# WHAT THE TASK REQUIRES:
Provide the records once more, identical to the original.

Records from a collection:
********

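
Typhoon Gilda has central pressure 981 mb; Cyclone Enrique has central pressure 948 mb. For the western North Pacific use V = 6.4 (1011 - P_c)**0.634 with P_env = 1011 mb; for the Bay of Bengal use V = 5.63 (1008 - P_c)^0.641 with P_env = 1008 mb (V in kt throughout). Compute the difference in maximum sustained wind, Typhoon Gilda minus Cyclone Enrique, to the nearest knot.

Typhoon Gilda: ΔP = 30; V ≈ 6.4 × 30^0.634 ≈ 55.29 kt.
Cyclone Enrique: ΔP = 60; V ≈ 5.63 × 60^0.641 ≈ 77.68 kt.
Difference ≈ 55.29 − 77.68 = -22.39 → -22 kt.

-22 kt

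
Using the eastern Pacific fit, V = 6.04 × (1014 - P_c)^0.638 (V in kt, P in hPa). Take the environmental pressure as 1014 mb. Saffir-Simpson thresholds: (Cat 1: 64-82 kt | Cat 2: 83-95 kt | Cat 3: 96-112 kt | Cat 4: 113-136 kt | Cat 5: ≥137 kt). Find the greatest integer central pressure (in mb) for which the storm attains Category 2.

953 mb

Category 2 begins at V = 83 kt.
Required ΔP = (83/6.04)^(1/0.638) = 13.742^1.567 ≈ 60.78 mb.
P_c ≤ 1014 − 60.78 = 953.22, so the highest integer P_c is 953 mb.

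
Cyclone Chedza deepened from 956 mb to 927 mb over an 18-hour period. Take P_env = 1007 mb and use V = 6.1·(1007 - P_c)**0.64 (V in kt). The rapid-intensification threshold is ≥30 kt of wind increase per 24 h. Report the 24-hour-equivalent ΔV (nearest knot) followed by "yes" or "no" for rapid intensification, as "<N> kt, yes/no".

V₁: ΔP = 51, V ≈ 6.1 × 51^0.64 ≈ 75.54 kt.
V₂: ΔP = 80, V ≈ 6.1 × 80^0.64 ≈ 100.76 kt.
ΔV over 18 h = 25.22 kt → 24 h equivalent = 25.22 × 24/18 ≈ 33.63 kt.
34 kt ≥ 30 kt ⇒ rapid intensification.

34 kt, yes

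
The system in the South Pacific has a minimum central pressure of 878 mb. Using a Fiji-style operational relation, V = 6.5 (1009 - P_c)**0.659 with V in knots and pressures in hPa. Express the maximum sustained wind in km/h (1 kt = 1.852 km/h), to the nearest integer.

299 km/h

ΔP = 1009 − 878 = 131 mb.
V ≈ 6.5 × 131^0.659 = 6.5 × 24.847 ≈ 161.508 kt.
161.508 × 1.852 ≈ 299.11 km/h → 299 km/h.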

********

# TASK SOLUTION:
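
Typhoon Gilda has central pressure 981 mb; Cyclone Enrique has central pressure 948 mb. For the western North Pacific use V = 6.4 (1011 - P_c)**0.634 with P_env = 1011 mb; for the Bay of Bengal use V = 5.63 (1008 - P_c)^0.641 with P_env = 1008 mb (V in kt throughout). Compute the difference in maximum sustained wind, Typhoon Gilda minus Cyclone Enrique, to the nearest knot.

Typhoon Gilda: ΔP = 30; V ≈ 6.4 × 30^0.634 ≈ 55.29 kt.
Cyclone Enrique: ΔP = 60; V ≈ 5.63 × 60^0.641 ≈ 77.68 kt.
Difference ≈ 55.29 − 77.68 = -22.39 → -22 kt.

-22 kt

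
Using the eastern Pacific fit, V = 6.04 × (1014 - P_c)^0.638 (V in kt, P in hPa). Take the environmental pressure as 1014 mb. Saffir-Simpson thresholds: (Cat 1: 64-82 kt | Cat 2: 83-95 kt | Cat 3: 96-112 kt | Cat 4: 113-136 kt | Cat 5: ≥137 kt). Find the greatest integer central pressure (in mb) for which the storm attains Category 2.

953 mb

Category 2 begins at V = 83 kt.
Required ΔP = (83/6.04)^(1/0.638) = 13.742^1.567 ≈ 60.78 mb.
P_c ≤ 1014 − 60.78 = 953.22, so the highest integer P_c is 953 mb.

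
Cyclone Chedza deepened from 956 mb to 927 mb over an 18-hour period. Take P_env = 1007 mb and use V = 6.1·(1007 - P_c)**0.64 (V in kt). The rapid-intensification threshold is ≥30 kt of wind increase per 24 h. Report the 24-hour-equivalent ΔV (nearest knot) followed by "yes" or "no" for rapid intensification, as "<N> kt, yes/no".

V₁: ΔP = 51, V ≈ 6.1 × 51^0.64 ≈ 75.54 kt.
V₂: ΔP = 80, V ≈ 6.1 × 80^0.64 ≈ 100.76 kt.
ΔV over 18 h = 25.22 kt → 24 h equivalent = 25.22 × 24/18 ≈ 33.63 kt.
34 kt ≥ 30 kt ⇒ rapid intensification.

34 kt, yes

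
The system in the South Pacific has a minimum central pressure of 878 mb. Using a Fiji-style operational relation, V = 6.5 (1009 - P_c)**0.659 with V in knots and pressures in hPa. Express the maximum sustained wind in km/h (1 kt = 1.852 km/h), to the nearest integer.

299 km/h

ΔP = 1009 − 878 = 131 mb.
V ≈ 6.5 × 131^0.659 = 6.5 × 24.847 ≈ 161.508 kt.
161.508 × 1.852 ≈ 299.11 km/h → 299 km/h.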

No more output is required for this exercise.